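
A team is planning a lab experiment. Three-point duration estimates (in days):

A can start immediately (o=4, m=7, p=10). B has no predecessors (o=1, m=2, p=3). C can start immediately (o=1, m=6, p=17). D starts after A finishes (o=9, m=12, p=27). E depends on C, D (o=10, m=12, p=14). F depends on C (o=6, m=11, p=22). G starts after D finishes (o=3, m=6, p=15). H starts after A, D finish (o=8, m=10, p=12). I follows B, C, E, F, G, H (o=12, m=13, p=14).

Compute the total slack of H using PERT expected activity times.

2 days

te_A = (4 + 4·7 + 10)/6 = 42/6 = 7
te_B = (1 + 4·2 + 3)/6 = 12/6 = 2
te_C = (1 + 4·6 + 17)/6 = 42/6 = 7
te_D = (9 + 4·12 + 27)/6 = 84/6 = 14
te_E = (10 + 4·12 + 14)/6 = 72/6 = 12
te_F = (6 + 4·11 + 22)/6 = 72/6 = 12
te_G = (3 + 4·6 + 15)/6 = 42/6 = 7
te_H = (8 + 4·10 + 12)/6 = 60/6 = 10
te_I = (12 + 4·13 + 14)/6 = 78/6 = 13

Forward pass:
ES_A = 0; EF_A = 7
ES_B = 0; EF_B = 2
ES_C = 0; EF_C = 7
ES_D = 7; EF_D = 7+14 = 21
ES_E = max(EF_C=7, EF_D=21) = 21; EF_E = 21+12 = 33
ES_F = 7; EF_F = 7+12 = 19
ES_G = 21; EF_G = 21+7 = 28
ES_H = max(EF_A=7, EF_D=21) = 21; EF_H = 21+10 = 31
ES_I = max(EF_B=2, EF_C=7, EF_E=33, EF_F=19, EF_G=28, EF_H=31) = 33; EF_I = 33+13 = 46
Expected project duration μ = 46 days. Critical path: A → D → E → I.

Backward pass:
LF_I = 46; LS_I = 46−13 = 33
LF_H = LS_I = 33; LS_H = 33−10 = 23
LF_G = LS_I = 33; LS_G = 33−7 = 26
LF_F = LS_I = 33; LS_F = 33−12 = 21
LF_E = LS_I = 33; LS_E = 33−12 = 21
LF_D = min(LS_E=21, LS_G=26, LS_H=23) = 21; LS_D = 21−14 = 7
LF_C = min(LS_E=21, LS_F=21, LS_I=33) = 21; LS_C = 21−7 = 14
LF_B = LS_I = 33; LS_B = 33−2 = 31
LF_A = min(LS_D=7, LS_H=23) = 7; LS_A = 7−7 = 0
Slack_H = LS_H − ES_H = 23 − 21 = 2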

---------------

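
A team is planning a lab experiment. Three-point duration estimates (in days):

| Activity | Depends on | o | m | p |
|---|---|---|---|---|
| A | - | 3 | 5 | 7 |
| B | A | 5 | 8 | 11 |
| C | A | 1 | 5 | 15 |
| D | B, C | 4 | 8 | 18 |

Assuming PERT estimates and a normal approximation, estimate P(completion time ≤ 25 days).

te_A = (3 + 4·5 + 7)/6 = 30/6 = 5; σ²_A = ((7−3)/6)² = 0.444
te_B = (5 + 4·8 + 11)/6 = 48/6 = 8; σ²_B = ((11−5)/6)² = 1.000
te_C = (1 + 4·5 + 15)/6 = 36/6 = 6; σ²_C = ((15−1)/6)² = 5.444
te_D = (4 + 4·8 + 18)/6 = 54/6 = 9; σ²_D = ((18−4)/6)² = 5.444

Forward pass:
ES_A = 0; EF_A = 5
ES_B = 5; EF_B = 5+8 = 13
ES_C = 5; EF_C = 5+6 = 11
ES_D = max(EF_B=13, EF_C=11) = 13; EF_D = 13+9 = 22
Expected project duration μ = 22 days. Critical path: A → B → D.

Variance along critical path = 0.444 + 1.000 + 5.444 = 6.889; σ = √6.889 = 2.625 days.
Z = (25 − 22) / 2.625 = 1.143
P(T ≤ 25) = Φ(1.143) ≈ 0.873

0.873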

---------------

> _Aim of the task_
Using the entries above, give back exactly the line containing "on | o | m | p |", the line containing "C | 4 | 8 | 18 |", and every line between them, and nothing else.

> _Solution_
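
| Activity | Depends on | o | m | p |
|---|---|---|---|---|
| A | - | 3 | 5 | 7 |
| B | A | 5 | 8 | 11 |
| C | A | 1 | 5 | 15 |
| D | B, C | 4 | 8 | 18 |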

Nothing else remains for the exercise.